§ **Work instructions**: At the line that contains "20 /45= 4/9 = 0.44", begin setting down every line word for word, and stop after the last line of the listing.

Material provided START

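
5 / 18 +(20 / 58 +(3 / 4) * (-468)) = -182897/522 = -350.38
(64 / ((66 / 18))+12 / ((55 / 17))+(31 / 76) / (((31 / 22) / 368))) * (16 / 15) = 2134976/15675 = 136.20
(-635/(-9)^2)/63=-635/5103 = -0.12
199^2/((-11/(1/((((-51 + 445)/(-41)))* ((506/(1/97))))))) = 1623641/212721388 = 0.01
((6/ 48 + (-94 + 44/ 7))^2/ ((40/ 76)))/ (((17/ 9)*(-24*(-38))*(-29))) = -14435415/49473536 = -0.29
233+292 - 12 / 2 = 519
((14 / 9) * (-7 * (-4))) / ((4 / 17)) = 1666/9 = 185.11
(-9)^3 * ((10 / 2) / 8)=-3645/8 = -455.62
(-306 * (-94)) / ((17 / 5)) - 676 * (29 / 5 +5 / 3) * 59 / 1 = -289340.53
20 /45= 4/9 = 0.44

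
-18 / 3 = -6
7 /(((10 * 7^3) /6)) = 3/245 = 0.01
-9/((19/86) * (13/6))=-4644/247 = -18.80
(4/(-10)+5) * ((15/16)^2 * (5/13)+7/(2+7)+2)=429295/29952 = 14.33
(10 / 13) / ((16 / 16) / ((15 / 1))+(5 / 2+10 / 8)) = 600/2977 = 0.20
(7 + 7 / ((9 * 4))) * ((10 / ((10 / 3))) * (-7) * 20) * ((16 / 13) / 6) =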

Material provided END

§ **Final answer**:
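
20 /45= 4/9 = 0.44

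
-18 / 3 = -6
7 /(((10 * 7^3) /6)) = 3/245 = 0.01
-9/((19/86) * (13/6))=-4644/247 = -18.80
(4/(-10)+5) * ((15/16)^2 * (5/13)+7/(2+7)+2)=429295/29952 = 14.33
(10 / 13) / ((16 / 16) / ((15 / 1))+(5 / 2+10 / 8)) = 600/2977 = 0.20
(7 + 7 / ((9 * 4))) * ((10 / ((10 / 3))) * (-7) * 20) * ((16 / 13) / 6) =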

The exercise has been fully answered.